| WHAT IS REQUIRED |
Search the data for the string "investiture" and extract every line where it appears.

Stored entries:
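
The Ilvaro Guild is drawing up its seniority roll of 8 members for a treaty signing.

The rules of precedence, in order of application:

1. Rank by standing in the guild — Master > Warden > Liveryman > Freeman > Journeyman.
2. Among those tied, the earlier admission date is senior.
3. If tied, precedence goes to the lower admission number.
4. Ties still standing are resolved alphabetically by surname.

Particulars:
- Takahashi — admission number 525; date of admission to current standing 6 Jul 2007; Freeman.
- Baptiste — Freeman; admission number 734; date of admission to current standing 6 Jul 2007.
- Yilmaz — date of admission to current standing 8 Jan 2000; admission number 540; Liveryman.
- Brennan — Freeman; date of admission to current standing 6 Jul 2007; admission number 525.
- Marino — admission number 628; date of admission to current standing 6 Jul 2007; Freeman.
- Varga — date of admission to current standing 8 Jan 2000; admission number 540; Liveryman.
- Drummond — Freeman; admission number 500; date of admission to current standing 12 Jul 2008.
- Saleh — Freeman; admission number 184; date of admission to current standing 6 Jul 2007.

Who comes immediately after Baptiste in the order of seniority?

Drummond

By standing in the guild: Varga and Yilmaz (Liveryman); then Saleh, Brennan, Takahashi, Marino, Baptiste and Drummond (Freeman).
Varga and Yilmaz both have date of admission to current standing 8 Jan 2000, so the next rule applies.
Varga and Yilmaz both have admission number 540, so the next rule applies.
Among Varga and Yilmaz, alphabetically by surname: Varga before Yilmaz.
Among Saleh, Brennan, Takahashi, Marino, Baptiste and Drummond, by date of admission to current standing (earlier first): Saleh, Brennan, Takahashi, Marino and Baptiste (6 Jul 2007) before Drummond (12 Jul 2008).
Among Saleh, Brennan, Takahashi, Marino and Baptiste, by admission number (lower first): Saleh (184) before Brennan and Takahashi (525) before Marino (628) before Baptiste (734).
Among Brennan and Takahashi, alphabetically by surname: Brennan before Takahashi.
Order: Varga, Yilmaz, Saleh, Brennan, Takahashi, Marino, Baptiste, Drummond.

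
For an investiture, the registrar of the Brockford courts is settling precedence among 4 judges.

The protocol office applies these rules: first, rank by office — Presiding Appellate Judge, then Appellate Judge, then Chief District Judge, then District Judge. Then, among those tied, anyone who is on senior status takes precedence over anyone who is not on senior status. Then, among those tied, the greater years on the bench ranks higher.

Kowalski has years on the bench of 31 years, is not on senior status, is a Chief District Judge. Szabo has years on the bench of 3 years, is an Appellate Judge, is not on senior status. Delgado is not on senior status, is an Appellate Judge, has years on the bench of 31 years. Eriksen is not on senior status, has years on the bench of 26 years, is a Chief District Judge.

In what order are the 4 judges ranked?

By office: Delgado and Szabo (Appellate Judge); then Kowalski and Eriksen (Chief District Judge).
Delgado and Szabo are each not on senior status, so the next rule applies.
Among Delgado and Szabo, by years on the bench (higher first): Delgado (31 years) before Szabo (3 years).
Kowalski and Eriksen are each not on senior status, so the next rule applies.
Among Kowalski and Eriksen, by years on the bench (higher first): Kowalski (31 years) before Eriksen (26 years).
Full order: Delgado, Szabo, Kowalski, Eriksen.

Delgado, Szabo, Kowalski, Eriksen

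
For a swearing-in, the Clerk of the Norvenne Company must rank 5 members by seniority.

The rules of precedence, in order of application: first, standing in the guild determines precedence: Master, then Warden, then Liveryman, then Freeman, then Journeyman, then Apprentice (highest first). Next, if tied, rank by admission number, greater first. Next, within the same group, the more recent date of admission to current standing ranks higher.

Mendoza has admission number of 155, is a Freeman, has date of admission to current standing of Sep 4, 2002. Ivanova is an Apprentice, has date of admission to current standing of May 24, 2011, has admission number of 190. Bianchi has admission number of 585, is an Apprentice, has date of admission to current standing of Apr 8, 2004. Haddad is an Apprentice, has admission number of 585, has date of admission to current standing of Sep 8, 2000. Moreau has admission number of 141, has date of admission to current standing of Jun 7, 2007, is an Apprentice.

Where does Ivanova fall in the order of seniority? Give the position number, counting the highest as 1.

4

By standing in the guild: Mendoza (Freeman); then Bianchi, Haddad, Ivanova and Moreau (Apprentice).
Among Bianchi, Haddad, Ivanova and Moreau, by admission number (higher first): Bianchi and Haddad (585) before Ivanova (190) before Moreau (141).
Among Bianchi and Haddad, by date of admission to current standing (later first): Bianchi (Apr 8, 2004) before Haddad (Sep 8, 2000).
Order: Mendoza, Bianchi, Haddad, Ivanova, Moreau. So position 4.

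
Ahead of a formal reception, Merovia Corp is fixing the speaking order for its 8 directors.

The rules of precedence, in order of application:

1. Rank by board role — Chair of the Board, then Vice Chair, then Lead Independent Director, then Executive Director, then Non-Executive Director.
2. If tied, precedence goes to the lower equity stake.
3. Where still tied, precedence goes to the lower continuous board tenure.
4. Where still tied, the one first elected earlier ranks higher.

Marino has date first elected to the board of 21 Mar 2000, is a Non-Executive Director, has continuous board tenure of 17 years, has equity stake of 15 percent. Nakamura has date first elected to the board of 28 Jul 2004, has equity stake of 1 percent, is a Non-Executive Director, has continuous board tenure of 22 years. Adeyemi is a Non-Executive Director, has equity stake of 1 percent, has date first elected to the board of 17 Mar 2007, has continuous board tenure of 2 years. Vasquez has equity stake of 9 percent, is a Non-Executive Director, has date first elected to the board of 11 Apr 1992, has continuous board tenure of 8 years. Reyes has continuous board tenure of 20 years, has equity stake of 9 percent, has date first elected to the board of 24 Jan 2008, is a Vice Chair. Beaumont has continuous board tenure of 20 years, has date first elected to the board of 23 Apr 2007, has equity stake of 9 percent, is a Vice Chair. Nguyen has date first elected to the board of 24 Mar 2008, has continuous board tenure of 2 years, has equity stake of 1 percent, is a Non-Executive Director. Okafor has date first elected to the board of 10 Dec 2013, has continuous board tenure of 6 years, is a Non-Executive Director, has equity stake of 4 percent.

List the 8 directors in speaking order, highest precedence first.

Beaumont, Reyes, Adeyemi, Nguyen, Nakamura, Okafor, Vasquez, Marino

By board role: Beaumont and Reyes (Vice Chair); then Adeyemi, Nguyen, Nakamura, Okafor, Vasquez and Marino (Non-Executive Director).
Beaumont and Reyes both have equity stake 9 percent, so the next rule applies.
Beaumont and Reyes both have continuous board tenure 20 years, so the next rule applies.
Among Beaumont and Reyes, by date first elected to the board (earlier first): Beaumont (23 Apr 2007) before Reyes (24 Jan 2008).
Among Adeyemi, Nguyen, Nakamura, Okafor, Vasquez and Marino, by equity stake (lower first): Adeyemi, Nguyen and Nakamura (1 percent) before Okafor (4 percent) before Vasquez (9 percent) before Marino (15 percent).
Among Adeyemi, Nguyen and Nakamura, by continuous board tenure (lower first): Adeyemi and Nguyen (2 years) before Nakamura (22 years).
Among Adeyemi and Nguyen, by date first elected to the board (earlier first): Adeyemi (17 Mar 2007) before Nguyen (24 Mar 2008).
Full order: Beaumont, Reyes, Adeyemi, Nguyen, Nakamura, Okafor, Vasquez, Marino.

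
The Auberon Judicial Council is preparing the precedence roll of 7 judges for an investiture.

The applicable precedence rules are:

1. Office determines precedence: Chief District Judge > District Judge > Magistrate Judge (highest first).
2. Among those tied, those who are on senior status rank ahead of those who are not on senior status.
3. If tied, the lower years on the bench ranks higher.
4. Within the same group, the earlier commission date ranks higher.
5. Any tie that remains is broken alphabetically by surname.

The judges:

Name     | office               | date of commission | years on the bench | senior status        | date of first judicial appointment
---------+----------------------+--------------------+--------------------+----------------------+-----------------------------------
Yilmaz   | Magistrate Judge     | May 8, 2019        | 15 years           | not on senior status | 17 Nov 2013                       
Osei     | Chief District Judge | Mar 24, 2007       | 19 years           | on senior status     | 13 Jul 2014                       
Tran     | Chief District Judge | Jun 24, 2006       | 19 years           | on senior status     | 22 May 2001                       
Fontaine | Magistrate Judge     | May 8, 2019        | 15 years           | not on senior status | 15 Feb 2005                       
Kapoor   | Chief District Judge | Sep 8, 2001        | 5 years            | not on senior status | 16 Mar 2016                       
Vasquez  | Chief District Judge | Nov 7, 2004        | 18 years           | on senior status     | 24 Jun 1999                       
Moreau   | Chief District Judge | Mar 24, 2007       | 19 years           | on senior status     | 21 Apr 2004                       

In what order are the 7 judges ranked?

By office: Vasquez, Tran, Moreau, Osei and Kapoor (Chief District Judge); then Fontaine and Yilmaz (Magistrate Judge).
Among Vasquez, Tran, Moreau, Osei and Kapoor, on senior status before not on senior status: Vasquez, Tran, Moreau and Osei (on senior status) before Kapoor (not on senior status).
Among Vasquez, Tran, Moreau and Osei, by years on the bench (lower first): Vasquez (18 years) before Tran, Moreau and Osei (19 years).
Among Tran, Moreau and Osei, by date of commission (earlier first): Tran (Jun 24, 2006) before Moreau and Osei (Mar 24, 2007).
Among Moreau and Osei, alphabetically by surname: Moreau before Osei.
Fontaine and Yilmaz are each not on senior status, so the next rule applies.
Fontaine and Yilmaz both have years on the bench 15 years, so the next rule applies.
Fontaine and Yilmaz both have date of commission May 8, 2019, so the next rule applies.
Among Fontaine and Yilmaz, alphabetically by surname: Fontaine before Yilmaz.
Full order: Vasquez, Tran, Moreau, Osei, Kapoor, Fontaine, Yilmaz.

Vasquez, Tran, Moreau, Osei, Kapoor, Fontaine, Yilmaz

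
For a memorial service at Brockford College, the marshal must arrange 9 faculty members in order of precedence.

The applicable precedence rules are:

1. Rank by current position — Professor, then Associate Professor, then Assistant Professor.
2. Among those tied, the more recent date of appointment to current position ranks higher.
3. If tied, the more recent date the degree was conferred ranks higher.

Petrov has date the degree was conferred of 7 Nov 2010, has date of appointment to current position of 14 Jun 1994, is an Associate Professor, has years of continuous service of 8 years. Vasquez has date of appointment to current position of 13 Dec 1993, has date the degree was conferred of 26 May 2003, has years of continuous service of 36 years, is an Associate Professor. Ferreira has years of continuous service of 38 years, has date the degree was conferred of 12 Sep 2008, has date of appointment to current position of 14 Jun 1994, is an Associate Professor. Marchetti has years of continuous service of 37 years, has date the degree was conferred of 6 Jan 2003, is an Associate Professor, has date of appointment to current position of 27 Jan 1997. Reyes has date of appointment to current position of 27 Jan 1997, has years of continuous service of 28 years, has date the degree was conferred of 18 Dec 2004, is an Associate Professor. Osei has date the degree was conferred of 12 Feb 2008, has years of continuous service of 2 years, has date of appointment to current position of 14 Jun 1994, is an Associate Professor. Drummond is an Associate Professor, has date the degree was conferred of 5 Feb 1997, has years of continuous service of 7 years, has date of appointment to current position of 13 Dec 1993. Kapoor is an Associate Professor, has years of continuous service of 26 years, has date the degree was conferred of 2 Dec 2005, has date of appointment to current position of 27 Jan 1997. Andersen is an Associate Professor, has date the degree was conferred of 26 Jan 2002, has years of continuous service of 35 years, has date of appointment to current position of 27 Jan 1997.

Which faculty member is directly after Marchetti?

By current position: Kapoor, Reyes, Marchetti, Andersen, Petrov, Ferreira, Osei, Vasquez and Drummond (Associate Professor).
Among Kapoor, Reyes, Marchetti, Andersen, Petrov, Ferreira, Osei, Vasquez and Drummond, by date of appointment to current position (later first): Kapoor, Reyes, Marchetti and Andersen (27 Jan 1997) before Petrov, Ferreira and Osei (14 Jun 1994) before Vasquez and Drummond (13 Dec 1993).
Among Kapoor, Reyes, Marchetti and Andersen, by date the degree was conferred (later first): Kapoor (2 Dec 2005) before Reyes (18 Dec 2004) before Marchetti (6 Jan 2003) before Andersen (26 Jan 2002).
Among Petrov, Ferreira and Osei, by date the degree was conferred (later first): Petrov (7 Nov 2010) before Ferreira (12 Sep 2008) before Osei (12 Feb 2008).
Among Vasquez and Drummond, by date the degree was conferred (later first): Vasquez (26 May 2003) before Drummond (5 Feb 1997).
Order: Kapoor, Reyes, Marchetti, Andersen, Petrov, Ferreira, Osei, Vasquez, Drummond.

Andersen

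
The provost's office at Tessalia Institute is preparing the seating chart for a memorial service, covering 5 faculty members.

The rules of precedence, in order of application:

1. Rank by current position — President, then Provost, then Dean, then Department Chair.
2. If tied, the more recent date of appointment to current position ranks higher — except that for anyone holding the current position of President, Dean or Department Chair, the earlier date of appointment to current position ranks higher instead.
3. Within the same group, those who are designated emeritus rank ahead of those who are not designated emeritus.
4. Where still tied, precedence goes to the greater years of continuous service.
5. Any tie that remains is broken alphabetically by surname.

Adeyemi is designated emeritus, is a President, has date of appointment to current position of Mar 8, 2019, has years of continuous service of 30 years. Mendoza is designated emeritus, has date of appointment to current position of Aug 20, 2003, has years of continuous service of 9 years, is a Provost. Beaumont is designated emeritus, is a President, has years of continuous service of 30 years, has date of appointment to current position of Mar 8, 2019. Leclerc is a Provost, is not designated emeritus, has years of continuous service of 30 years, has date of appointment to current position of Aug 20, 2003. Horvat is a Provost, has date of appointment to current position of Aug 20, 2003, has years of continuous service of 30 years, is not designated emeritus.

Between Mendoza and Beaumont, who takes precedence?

Beaumont

By current position: Adeyemi and Beaumont (President); then Mendoza, Horvat and Leclerc (Provost).
Adeyemi and Beaumont both have date of appointment to current position Mar 8, 2019, so the next rule applies.
Adeyemi and Beaumont are each designated emeritus, so the next rule applies.
Adeyemi and Beaumont both have years of continuous service 30 years, so the next rule applies.
Among Adeyemi and Beaumont, alphabetically by surname: Adeyemi before Beaumont.
Mendoza, Horvat and Leclerc all have date of appointment to current position Aug 20, 2003, so the next rule applies.
Among Mendoza, Horvat and Leclerc, designated emeritus before not designated emeritus: Mendoza (designated emeritus) before Horvat and Leclerc (not designated emeritus).
Horvat and Leclerc both have years of continuous service 30 years, so the next rule applies.
Among Horvat and Leclerc, alphabetically by surname: Horvat before Leclerc.
So Beaumont takes precedence.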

| OUTPUT BELOW |
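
For an investiture, the registrar of the Brockford courts is settling precedence among 4 judges.
The Auberon Judicial Council is preparing the precedence roll of 7 judges for an investiture.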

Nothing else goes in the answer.